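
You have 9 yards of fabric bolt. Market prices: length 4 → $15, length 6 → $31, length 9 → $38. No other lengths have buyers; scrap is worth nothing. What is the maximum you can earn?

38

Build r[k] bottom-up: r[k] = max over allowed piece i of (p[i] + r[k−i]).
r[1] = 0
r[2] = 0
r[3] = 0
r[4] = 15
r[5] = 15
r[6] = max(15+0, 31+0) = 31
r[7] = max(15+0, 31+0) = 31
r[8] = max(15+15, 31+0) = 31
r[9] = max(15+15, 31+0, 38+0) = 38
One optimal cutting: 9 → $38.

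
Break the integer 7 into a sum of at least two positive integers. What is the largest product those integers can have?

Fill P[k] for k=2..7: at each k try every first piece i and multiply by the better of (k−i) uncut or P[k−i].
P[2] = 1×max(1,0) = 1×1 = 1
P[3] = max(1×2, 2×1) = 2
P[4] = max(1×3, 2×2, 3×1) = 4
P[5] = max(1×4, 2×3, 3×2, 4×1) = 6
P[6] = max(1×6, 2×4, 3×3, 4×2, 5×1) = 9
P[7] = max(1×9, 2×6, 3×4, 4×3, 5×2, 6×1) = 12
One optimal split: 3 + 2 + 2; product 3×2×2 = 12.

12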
==
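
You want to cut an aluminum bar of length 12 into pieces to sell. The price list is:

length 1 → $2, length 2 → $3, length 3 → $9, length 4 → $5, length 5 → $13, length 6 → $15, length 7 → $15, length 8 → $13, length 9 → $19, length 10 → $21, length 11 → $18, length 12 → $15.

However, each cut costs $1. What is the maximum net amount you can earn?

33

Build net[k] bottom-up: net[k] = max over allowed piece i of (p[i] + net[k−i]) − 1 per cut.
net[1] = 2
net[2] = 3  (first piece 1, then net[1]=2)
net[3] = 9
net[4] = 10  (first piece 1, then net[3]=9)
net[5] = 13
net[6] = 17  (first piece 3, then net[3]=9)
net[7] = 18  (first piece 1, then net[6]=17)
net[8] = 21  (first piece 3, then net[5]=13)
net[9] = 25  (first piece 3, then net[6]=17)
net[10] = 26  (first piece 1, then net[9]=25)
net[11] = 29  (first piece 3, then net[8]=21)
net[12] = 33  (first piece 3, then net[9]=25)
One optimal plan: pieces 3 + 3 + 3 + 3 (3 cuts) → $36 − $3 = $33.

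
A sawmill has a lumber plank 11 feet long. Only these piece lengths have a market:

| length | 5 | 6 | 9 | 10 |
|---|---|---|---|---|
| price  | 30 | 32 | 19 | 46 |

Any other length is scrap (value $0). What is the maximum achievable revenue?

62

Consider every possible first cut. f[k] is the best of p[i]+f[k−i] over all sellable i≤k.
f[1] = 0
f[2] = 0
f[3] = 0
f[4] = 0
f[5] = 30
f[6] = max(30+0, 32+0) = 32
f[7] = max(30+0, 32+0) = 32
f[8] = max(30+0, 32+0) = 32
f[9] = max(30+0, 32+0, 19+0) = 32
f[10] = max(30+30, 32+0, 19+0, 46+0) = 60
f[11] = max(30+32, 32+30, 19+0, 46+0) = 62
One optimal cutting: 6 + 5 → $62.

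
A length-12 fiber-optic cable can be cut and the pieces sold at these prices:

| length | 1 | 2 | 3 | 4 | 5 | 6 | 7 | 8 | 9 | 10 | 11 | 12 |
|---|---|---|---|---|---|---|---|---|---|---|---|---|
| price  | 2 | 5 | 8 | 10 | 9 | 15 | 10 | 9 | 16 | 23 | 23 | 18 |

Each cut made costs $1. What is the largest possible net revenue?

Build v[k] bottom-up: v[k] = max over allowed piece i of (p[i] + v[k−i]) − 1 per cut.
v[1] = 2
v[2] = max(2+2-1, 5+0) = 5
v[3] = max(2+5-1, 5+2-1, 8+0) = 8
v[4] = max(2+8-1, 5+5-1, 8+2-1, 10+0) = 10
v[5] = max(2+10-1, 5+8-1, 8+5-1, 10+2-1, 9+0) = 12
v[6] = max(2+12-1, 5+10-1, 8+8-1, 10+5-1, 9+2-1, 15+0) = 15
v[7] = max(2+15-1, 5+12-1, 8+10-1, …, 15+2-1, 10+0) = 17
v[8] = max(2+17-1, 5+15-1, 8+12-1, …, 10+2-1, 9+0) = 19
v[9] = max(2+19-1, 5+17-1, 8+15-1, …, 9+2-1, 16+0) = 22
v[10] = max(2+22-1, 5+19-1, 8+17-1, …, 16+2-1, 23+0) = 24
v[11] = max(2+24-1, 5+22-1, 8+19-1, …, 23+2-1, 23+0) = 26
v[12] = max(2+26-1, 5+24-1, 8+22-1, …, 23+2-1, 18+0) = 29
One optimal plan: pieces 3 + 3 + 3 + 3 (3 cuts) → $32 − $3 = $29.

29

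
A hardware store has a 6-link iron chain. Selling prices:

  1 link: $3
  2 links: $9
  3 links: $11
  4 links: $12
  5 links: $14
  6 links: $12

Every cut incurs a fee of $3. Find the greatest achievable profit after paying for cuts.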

_Exercise objective_
In how many lines of the preceding material does the word "links" occur? Answer with the number only.

_Result below_
5